• Task: Print each record below exactly as it appears.

----- Records to process

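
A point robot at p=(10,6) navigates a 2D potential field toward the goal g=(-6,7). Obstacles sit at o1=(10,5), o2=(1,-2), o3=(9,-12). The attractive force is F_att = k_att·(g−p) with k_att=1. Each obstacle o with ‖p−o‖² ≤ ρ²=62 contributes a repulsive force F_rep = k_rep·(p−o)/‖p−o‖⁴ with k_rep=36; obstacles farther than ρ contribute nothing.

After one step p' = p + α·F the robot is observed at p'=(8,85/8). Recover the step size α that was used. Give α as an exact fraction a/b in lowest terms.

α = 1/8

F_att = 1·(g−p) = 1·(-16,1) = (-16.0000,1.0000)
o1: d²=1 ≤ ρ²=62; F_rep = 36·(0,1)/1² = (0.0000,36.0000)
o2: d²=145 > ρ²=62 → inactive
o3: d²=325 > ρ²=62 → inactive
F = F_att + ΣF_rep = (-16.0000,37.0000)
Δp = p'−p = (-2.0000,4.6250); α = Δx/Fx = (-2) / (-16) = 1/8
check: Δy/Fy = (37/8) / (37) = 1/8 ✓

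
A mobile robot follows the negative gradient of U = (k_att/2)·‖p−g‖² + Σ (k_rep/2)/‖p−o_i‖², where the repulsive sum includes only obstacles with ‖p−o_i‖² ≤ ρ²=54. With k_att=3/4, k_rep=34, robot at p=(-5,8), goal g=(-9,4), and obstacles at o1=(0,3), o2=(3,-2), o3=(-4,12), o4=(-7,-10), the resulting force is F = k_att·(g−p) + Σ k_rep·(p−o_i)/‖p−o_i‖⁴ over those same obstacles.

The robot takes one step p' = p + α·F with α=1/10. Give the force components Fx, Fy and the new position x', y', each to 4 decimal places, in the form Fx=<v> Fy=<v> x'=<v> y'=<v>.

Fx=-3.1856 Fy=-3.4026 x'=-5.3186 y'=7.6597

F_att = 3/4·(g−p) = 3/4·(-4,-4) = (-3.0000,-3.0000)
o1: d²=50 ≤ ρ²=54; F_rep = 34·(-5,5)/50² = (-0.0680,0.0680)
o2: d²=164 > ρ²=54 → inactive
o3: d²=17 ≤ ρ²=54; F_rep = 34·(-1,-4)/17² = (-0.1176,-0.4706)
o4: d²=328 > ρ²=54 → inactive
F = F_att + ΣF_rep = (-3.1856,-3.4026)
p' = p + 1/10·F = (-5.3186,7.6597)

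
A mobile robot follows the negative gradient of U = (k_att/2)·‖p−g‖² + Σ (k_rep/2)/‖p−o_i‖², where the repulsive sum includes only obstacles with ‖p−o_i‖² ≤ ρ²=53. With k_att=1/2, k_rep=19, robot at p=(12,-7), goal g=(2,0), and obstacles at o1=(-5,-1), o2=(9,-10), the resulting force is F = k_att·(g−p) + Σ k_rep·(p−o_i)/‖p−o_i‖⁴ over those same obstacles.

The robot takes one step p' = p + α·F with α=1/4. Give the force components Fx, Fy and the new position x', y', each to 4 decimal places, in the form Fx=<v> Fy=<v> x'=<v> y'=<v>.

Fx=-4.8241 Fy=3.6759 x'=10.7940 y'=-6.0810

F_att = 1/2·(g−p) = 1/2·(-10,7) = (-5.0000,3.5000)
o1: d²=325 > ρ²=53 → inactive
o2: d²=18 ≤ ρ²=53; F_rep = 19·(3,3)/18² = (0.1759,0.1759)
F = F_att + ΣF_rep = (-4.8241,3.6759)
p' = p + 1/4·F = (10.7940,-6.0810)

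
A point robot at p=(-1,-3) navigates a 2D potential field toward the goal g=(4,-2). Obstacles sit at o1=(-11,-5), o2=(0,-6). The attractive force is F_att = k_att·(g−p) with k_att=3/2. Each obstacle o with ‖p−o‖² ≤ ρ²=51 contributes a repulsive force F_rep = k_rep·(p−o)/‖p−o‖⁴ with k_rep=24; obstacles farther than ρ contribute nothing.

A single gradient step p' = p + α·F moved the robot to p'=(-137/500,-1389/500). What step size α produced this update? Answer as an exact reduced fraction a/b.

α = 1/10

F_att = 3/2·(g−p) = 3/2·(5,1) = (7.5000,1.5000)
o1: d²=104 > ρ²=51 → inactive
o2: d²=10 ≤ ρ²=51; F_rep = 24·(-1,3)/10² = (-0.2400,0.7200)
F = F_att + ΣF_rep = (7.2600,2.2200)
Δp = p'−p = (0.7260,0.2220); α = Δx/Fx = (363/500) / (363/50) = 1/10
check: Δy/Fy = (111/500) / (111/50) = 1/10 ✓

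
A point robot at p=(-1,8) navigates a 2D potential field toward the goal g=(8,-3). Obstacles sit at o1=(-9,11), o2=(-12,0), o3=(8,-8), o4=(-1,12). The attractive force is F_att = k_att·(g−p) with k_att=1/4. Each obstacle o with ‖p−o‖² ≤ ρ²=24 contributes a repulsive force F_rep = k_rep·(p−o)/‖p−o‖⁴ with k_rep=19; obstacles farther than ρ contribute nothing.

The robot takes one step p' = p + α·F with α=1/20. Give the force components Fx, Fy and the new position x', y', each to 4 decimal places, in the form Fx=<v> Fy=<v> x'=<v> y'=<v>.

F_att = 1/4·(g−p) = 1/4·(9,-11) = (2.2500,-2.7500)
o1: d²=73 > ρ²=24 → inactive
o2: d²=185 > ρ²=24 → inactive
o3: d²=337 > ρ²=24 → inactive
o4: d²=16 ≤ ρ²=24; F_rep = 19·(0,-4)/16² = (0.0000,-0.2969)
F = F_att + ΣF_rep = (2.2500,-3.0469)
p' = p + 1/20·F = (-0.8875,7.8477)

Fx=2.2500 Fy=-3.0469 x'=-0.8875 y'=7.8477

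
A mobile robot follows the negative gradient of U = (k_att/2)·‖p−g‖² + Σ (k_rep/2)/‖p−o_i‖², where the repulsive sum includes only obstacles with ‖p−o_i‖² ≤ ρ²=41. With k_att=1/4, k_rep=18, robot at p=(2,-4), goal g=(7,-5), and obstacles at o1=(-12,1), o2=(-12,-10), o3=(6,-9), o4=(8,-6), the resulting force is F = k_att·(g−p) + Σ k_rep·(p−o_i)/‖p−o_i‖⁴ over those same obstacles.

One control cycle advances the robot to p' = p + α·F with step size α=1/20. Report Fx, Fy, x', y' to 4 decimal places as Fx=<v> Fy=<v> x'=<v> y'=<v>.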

----------

• Your response:
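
A point robot at p=(10,6) navigates a 2D potential field toward the goal g=(-6,7). Obstacles sit at o1=(10,5), o2=(1,-2), o3=(9,-12). The attractive force is F_att = k_att·(g−p) with k_att=1. Each obstacle o with ‖p−o‖² ≤ ρ²=62 contributes a repulsive force F_rep = k_rep·(p−o)/‖p−o‖⁴ with k_rep=36; obstacles farther than ρ contribute nothing.

After one step p' = p + α·F the robot is observed at p'=(8,85/8). Recover the step size α that was used. Give α as an exact fraction a/b in lowest terms.

α = 1/8

F_att = 1·(g−p) = 1·(-16,1) = (-16.0000,1.0000)
o1: d²=1 ≤ ρ²=62; F_rep = 36·(0,1)/1² = (0.0000,36.0000)
o2: d²=145 > ρ²=62 → inactive
o3: d²=325 > ρ²=62 → inactive
F = F_att + ΣF_rep = (-16.0000,37.0000)
Δp = p'−p = (-2.0000,4.6250); α = Δx/Fx = (-2) / (-16) = 1/8
check: Δy/Fy = (37/8) / (37) = 1/8 ✓

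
A mobile robot follows the negative gradient of U = (k_att/2)·‖p−g‖² + Σ (k_rep/2)/‖p−o_i‖², where the repulsive sum includes only obstacles with ‖p−o_i‖² ≤ ρ²=54. With k_att=3/4, k_rep=34, robot at p=(-5,8), goal g=(-9,4), and obstacles at o1=(0,3), o2=(3,-2), o3=(-4,12), o4=(-7,-10), the resulting force is F = k_att·(g−p) + Σ k_rep·(p−o_i)/‖p−o_i‖⁴ over those same obstacles.

The robot takes one step p' = p + α·F with α=1/10. Give the force components Fx, Fy and the new position x', y', each to 4 decimal places, in the form Fx=<v> Fy=<v> x'=<v> y'=<v>.

Fx=-3.1856 Fy=-3.4026 x'=-5.3186 y'=7.6597

F_att = 3/4·(g−p) = 3/4·(-4,-4) = (-3.0000,-3.0000)
o1: d²=50 ≤ ρ²=54; F_rep = 34·(-5,5)/50² = (-0.0680,0.0680)
o2: d²=164 > ρ²=54 → inactive
o3: d²=17 ≤ ρ²=54; F_rep = 34·(-1,-4)/17² = (-0.1176,-0.4706)
o4: d²=328 > ρ²=54 → inactive
F = F_att + ΣF_rep = (-3.1856,-3.4026)
p' = p + 1/10·F = (-5.3186,7.6597)

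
A mobile robot follows the negative gradient of U = (k_att/2)·‖p−g‖² + Σ (k_rep/2)/‖p−o_i‖², where the repulsive sum includes only obstacles with ‖p−o_i‖² ≤ ρ²=53. With k_att=1/2, k_rep=19, robot at p=(12,-7), goal g=(2,0), and obstacles at o1=(-5,-1), o2=(9,-10), the resulting force is F = k_att·(g−p) + Σ k_rep·(p−o_i)/‖p−o_i‖⁴ over those same obstacles.

The robot takes one step p' = p + α·F with α=1/4. Give the force components Fx, Fy and the new position x', y', each to 4 decimal places, in the form Fx=<v> Fy=<v> x'=<v> y'=<v>.

Fx=-4.8241 Fy=3.6759 x'=10.7940 y'=-6.0810

F_att = 1/2·(g−p) = 1/2·(-10,7) = (-5.0000,3.5000)
o1: d²=325 > ρ²=53 → inactive
o2: d²=18 ≤ ρ²=53; F_rep = 19·(3,3)/18² = (0.1759,0.1759)
F = F_att + ΣF_rep = (-4.8241,3.6759)
p' = p + 1/4·F = (10.7940,-6.0810)

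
A point robot at p=(-1,-3) navigates a 2D potential field toward the goal g=(4,-2). Obstacles sit at o1=(-11,-5), o2=(0,-6). The attractive force is F_att = k_att·(g−p) with k_att=3/2. Each obstacle o with ‖p−o‖² ≤ ρ²=51 contributes a repulsive force F_rep = k_rep·(p−o)/‖p−o‖⁴ with k_rep=24; obstacles farther than ρ contribute nothing.

A single gradient step p' = p + α·F moved the robot to p'=(-137/500,-1389/500). What step size α produced this update? Answer as an exact reduced fraction a/b.

α = 1/10

F_att = 3/2·(g−p) = 3/2·(5,1) = (7.5000,1.5000)
o1: d²=104 > ρ²=51 → inactive
o2: d²=10 ≤ ρ²=51; F_rep = 24·(-1,3)/10² = (-0.2400,0.7200)
F = F_att + ΣF_rep = (7.2600,2.2200)
Δp = p'−p = (0.7260,0.2220); α = Δx/Fx = (363/500) / (363/50) = 1/10
check: Δy/Fy = (111/500) / (111/50) = 1/10 ✓

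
A point robot at p=(-1,8) navigates a 2D potential field toward the goal g=(8,-3). Obstacles sit at o1=(-9,11), o2=(-12,0), o3=(8,-8), o4=(-1,12). The attractive force is F_att = k_att·(g−p) with k_att=1/4. Each obstacle o with ‖p−o‖² ≤ ρ²=24 contributes a repulsive force F_rep = k_rep·(p−o)/‖p−o‖⁴ with k_rep=19; obstacles farther than ρ contribute nothing.

The robot takes one step p' = p + α·F with α=1/20. Give the force components Fx, Fy and the new position x', y', each to 4 decimal places, in the form Fx=<v> Fy=<v> x'=<v> y'=<v>.

F_att = 1/4·(g−p) = 1/4·(9,-11) = (2.2500,-2.7500)
o1: d²=73 > ρ²=24 → inactive
o2: d²=185 > ρ²=24 → inactive
o3: d²=337 > ρ²=24 → inactive
o4: d²=16 ≤ ρ²=24; F_rep = 19·(0,-4)/16² = (0.0000,-0.2969)
F = F_att + ΣF_rep = (2.2500,-3.0469)
p' = p + 1/20·F = (-0.8875,7.8477)

Fx=2.2500 Fy=-3.0469 x'=-0.8875 y'=7.8477

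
A mobile robot follows the negative gradient of U = (k_att/2)·‖p−g‖² + Σ (k_rep/2)/‖p−o_i‖², where the repulsive sum includes only obstacles with ‖p−o_i‖² ≤ ρ²=41. With k_att=1/4, k_rep=18, robot at p=(2,-4), goal g=(7,-5), and obstacles at o1=(-12,1), o2=(-12,-10), o3=(6,-9), o4=(8,-6), the resulting force is F = k_att·(g−p) + Σ k_rep·(p−o_i)/‖p−o_i‖⁴ over those same obstacles.

One control cycle advances the robot to p' = p + α·F with step size α=1/20. Report Fx, Fy, x', y' to 4 decimal places as Fx=<v> Fy=<v> x'=<v> y'=<v>.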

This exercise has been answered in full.